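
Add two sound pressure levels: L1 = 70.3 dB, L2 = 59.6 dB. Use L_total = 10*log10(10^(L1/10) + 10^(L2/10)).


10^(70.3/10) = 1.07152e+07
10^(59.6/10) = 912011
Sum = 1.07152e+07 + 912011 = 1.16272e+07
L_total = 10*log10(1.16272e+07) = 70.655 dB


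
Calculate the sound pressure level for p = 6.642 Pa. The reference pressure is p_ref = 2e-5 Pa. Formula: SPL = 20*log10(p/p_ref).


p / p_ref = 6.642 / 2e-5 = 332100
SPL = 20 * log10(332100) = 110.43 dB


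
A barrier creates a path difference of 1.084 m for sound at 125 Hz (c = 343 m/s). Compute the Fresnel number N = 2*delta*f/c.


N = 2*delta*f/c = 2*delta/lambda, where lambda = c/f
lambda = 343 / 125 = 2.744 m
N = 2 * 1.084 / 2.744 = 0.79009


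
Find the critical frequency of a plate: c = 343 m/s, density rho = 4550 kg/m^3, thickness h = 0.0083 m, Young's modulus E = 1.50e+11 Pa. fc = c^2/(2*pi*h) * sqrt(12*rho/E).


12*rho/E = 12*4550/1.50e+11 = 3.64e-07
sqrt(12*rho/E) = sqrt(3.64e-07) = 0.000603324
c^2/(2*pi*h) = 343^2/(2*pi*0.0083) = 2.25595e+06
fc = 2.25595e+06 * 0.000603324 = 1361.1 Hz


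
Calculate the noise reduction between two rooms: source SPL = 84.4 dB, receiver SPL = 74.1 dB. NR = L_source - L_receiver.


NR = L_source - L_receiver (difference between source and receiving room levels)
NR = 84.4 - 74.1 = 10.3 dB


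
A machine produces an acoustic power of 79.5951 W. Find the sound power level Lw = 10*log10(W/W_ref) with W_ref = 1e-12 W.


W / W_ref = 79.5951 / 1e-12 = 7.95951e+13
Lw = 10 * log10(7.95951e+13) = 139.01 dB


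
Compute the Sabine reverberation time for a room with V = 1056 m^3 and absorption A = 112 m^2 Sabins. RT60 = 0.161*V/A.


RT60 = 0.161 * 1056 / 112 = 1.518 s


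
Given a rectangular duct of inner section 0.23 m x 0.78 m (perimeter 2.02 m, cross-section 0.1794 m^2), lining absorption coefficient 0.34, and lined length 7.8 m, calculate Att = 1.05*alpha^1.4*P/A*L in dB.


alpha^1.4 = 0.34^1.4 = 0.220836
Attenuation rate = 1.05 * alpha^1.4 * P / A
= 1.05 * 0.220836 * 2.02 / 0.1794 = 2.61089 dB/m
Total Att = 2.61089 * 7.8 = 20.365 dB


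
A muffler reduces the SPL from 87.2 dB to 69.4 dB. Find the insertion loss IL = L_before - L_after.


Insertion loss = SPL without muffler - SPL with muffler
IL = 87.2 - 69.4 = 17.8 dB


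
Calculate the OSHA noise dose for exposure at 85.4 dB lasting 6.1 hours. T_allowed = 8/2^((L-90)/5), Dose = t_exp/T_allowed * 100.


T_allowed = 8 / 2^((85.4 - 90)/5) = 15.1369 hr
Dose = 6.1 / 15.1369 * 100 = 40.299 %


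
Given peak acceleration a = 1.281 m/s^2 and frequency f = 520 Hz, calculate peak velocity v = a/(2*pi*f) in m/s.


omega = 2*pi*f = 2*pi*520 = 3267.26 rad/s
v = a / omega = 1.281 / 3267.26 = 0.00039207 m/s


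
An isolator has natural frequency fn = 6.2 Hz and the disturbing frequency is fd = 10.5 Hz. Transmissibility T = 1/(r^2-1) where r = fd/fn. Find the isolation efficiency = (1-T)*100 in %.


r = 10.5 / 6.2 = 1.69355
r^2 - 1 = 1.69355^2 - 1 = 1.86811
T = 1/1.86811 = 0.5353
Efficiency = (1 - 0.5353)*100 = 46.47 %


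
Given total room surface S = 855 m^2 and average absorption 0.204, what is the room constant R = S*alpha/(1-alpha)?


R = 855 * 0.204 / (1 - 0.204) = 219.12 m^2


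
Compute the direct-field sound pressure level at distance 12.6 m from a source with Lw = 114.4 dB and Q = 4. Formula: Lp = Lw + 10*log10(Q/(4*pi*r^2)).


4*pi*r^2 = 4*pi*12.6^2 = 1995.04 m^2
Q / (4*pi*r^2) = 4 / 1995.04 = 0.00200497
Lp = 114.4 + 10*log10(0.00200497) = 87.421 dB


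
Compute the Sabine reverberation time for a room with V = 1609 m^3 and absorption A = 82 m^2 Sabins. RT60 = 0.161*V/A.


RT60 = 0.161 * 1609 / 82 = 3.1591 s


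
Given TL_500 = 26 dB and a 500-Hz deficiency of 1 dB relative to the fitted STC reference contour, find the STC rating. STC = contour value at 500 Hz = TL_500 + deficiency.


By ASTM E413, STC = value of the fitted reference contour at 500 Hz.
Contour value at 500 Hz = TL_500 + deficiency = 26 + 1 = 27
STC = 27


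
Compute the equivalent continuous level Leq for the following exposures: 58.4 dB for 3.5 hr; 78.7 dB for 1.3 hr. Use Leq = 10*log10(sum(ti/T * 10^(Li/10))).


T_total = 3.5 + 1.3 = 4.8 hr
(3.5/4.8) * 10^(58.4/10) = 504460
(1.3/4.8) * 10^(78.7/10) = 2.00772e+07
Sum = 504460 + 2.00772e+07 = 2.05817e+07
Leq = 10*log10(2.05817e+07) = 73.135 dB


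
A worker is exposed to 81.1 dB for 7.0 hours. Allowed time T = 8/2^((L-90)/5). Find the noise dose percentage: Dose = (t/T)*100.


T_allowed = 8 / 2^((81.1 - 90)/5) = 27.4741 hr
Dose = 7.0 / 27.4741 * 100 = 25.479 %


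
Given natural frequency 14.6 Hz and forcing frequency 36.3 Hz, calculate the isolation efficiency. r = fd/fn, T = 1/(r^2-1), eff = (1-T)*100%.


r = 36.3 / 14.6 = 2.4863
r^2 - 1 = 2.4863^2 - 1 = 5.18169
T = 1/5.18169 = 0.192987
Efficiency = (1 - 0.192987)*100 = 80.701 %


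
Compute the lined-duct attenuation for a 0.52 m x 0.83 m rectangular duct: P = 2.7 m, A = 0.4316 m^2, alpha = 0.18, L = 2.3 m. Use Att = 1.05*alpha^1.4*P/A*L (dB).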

───

Everything from the line containing "A worker is" to the end of the listing above must be returned exactly. Both end lines belong in it.

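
A worker is exposed to 81.1 dB for 7.0 hours. Allowed time T = 8/2^((L-90)/5). Find the noise dose percentage: Dose = (t/T)*100.


T_allowed = 8 / 2^((81.1 - 90)/5) = 27.4741 hr
Dose = 7.0 / 27.4741 * 100 = 25.479 %


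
Given natural frequency 14.6 Hz and forcing frequency 36.3 Hz, calculate the isolation efficiency. r = fd/fn, T = 1/(r^2-1), eff = (1-T)*100%.


r = 36.3 / 14.6 = 2.4863
r^2 - 1 = 2.4863^2 - 1 = 5.18169
T = 1/5.18169 = 0.192987
Efficiency = (1 - 0.192987)*100 = 80.701 %


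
Compute the lined-duct attenuation for a 0.52 m x 0.83 m rectangular duct: P = 2.7 m, A = 0.4316 m^2, alpha = 0.18, L = 2.3 m. Use Att = 1.05*alpha^1.4*P/A*L (dB).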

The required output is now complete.